Information shown Start Marker

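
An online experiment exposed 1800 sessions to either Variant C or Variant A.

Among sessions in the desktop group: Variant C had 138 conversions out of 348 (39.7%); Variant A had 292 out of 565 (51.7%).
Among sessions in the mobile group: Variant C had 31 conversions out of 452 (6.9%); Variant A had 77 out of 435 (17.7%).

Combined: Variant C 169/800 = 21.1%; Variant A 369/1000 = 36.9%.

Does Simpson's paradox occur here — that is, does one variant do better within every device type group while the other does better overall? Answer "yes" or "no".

Within each device type level (desktop 39.7% vs 51.7%; mobile 6.9% vs 17.7%), Variant A has the higher rate every time. Pooled: 21.1% vs 36.9% — Variant A has the higher rate overall. They agree.

no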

Information shown End Marker

** Exercise brief **
If a line in the records includes the string "sessions", copy it.

** Answer area **
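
An online experiment exposed 1800 sessions to either Variant C or Variant A.
Among sessions in the desktop group: Variant C had 138 conversions out of 348 (39.7%); Variant A had 292 out of 565 (51.7%).
Among sessions in the mobile group: Variant C had 31 conversions out of 452 (6.9%); Variant A had 77 out of 435 (17.7%).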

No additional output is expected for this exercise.